Saved entries:
..............................

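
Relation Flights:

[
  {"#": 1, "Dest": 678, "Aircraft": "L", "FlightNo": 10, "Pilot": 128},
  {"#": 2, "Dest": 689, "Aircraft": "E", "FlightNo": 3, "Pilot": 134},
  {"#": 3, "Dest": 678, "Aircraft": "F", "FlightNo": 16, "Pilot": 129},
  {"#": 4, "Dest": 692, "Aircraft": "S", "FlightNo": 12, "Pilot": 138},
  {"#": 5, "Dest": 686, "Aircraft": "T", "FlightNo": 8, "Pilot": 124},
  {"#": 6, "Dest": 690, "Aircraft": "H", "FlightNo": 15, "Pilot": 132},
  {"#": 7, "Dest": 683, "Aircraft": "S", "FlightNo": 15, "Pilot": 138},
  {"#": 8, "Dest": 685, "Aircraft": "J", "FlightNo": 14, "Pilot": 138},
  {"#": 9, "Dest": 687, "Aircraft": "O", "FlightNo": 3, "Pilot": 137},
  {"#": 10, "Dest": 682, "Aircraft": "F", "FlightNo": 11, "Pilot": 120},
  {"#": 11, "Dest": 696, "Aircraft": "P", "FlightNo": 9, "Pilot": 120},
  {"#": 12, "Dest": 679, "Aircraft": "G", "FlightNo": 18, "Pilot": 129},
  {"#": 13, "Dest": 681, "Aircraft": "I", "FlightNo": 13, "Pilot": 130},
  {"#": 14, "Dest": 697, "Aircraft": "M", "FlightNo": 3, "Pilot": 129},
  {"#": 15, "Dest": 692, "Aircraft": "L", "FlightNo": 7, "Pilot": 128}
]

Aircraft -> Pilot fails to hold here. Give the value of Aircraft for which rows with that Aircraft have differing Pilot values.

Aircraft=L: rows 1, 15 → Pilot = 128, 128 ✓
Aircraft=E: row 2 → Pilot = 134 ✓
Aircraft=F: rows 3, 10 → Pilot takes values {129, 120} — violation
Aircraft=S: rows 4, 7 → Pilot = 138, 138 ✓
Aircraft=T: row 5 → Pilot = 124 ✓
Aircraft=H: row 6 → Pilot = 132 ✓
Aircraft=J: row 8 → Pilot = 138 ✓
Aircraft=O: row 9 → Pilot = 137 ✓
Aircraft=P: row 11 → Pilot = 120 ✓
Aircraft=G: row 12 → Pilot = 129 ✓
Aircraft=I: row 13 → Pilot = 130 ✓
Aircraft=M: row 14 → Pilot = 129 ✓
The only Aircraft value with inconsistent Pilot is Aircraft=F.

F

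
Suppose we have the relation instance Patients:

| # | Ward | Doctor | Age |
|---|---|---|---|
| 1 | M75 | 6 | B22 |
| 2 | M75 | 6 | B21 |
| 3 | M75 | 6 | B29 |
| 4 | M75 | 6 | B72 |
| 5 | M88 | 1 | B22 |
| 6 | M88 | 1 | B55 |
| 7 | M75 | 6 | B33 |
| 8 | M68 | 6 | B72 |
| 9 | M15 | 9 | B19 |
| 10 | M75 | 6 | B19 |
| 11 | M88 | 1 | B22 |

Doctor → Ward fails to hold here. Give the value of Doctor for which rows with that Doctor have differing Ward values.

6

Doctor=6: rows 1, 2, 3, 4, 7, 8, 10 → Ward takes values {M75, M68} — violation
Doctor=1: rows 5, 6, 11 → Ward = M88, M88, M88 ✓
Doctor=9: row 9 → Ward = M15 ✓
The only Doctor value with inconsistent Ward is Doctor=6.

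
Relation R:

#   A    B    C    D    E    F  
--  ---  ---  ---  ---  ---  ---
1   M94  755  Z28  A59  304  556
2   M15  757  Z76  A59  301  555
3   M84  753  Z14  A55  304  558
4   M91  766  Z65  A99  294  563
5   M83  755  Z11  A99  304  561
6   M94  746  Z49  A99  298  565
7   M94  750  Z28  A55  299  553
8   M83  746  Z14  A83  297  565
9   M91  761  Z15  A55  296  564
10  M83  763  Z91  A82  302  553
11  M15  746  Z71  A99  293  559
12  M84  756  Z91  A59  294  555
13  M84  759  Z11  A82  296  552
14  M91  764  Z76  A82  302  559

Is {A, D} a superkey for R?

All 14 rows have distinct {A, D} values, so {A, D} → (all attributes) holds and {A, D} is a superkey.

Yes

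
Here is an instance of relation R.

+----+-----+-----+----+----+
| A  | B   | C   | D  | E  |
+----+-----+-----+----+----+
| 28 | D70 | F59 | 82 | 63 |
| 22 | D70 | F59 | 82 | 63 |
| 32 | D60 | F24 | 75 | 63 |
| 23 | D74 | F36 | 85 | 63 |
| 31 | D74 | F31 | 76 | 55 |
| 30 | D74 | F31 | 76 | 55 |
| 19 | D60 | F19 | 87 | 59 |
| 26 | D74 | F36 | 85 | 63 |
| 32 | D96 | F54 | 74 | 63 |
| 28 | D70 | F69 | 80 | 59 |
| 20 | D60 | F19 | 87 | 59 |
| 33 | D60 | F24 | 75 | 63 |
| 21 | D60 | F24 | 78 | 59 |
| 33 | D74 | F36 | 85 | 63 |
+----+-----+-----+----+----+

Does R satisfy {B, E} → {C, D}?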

..............................

* WHAT TO PRODUCE *
Each line of the data that has the string "instance" should be returned.

* ANSWER TO THIS PROBLEM *
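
Suppose we have the relation instance Patients:
Here is an instance of relation R.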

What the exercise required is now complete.